**TASK ITEM**
Taking the lines below one at a time, count those with the string "first" and give the result alone.

++++ PROVIDED DATA ++++

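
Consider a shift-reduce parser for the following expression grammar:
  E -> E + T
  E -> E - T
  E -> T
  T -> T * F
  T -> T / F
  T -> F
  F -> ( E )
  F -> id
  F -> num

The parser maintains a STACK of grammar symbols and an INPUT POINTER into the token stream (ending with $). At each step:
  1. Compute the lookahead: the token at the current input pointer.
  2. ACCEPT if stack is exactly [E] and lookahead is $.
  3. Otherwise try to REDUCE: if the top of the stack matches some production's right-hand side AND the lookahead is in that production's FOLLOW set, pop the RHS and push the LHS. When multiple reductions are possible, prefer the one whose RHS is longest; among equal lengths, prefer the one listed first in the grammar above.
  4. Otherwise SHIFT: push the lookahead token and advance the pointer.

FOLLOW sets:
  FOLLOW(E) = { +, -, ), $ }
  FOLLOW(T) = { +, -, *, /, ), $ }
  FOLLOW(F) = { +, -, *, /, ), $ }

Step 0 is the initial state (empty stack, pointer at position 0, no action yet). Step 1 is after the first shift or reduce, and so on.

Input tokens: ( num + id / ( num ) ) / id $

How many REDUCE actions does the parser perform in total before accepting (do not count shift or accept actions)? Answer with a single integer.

Answer: 16

Derivation:
Step 1: shift (. Stack=[(] ptr=1 lookahead=num remaining=[num + id / ( num ) ) / id $]
Step 2: shift num. Stack=[( num] ptr=2 lookahead=+ remaining=[+ id / ( num ) ) / id $]
Step 3: reduce F->num. Stack=[( F] ptr=2 lookahead=+ remaining=[+ id / ( num ) ) / id $]
Step 4: reduce T->F. Stack=[( T] ptr=2 lookahead=+ remaining=[+ id / ( num ) ) / id $]
Step 5: reduce E->T. Stack=[( E] ptr=2 lookahead=+ remaining=[+ id / ( num ) ) / id $]
Step 6: shift +. Stack=[( E +] ptr=3 lookahead=id remaining=[id / ( num ) ) / id $]
Step 7: shift id. Stack=[( E + id] ptr=4 lookahead=/ remaining=[/ ( num ) ) / id $]
Step 8: reduce F->id. Stack=[( E + F] ptr=4 lookahead=/ remaining=[/ ( num ) ) / id $]
Step 9: reduce T->F. Stack=[( E + T] ptr=4 lookahead=/ remaining=[/ ( num ) ) / id $]
Step 10: shift /. Stack=[( E + T /] ptr=5 lookahead=( remaining=[( num ) ) / id $]
Step 11: shift (. Stack=[( E + T / (] ptr=6 lookahead=num remaining=[num ) ) / id $]
Step 12: shift num. Stack=[( E + T / ( num] ptr=7 lookahead=) remaining=[) ) / id $]
Step 13: reduce F->num. Stack=[( E + T / ( F] ptr=7 lookahead=) remaining=[) ) / id $]
Step 14: reduce T->F. Stack=[( E + T / ( T] ptr=7 lookahead=) remaining=[) ) / id $]
Step 15: reduce E->T. Stack=[( E + T / ( E] ptr=7 lookahead=) remaining=[) ) / id $]
Step 16: shift ). Stack=[( E + T / ( E )] ptr=8 lookahead=) remaining=[) / id $]
Step 17: reduce F->( E ). Stack=[( E + T / F] ptr=8 lookahead=) remaining=[) / id $]
Step 18: reduce T->T / F. Stack=[( E + T] ptr=8 lookahead=) remaining=[) / id $]
Step 19: reduce E->E + T. Stack=[( E] ptr=8 lookahead=) remaining=[) / id $]
Step 20: shift ). Stack=[( E )] ptr=9 lookahead=/ remaining=[/ id $]
Step 21: reduce F->( E ). Stack=[F] ptr=9 lookahead=/ remaining=[/ id $]
Step 22: reduce T->F. Stack=[T] ptr=9 lookahead=/ remaining=[/ id $]
Step 23: shift /. Stack=[T /] ptr=10 lookahead=id remaining=[id $]
Step 24: shift id. Stack=[T / id] ptr=11 lookahead=$ remaining=[$]
Step 25: reduce F->id. Stack=[T / F] ptr=11 lookahead=$ remaining=[$]
Step 26: reduce T->T / F. Stack=[T] ptr=11 lookahead=$ remaining=[$]
Step 27: reduce E->T. Stack=[E] ptr=11 lookahead=$ remaining=[$]
Step 28: accept. Stack=[E] ptr=11 lookahead=$ remaining=[$]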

++++

**PROBLEM SOLUTION**
2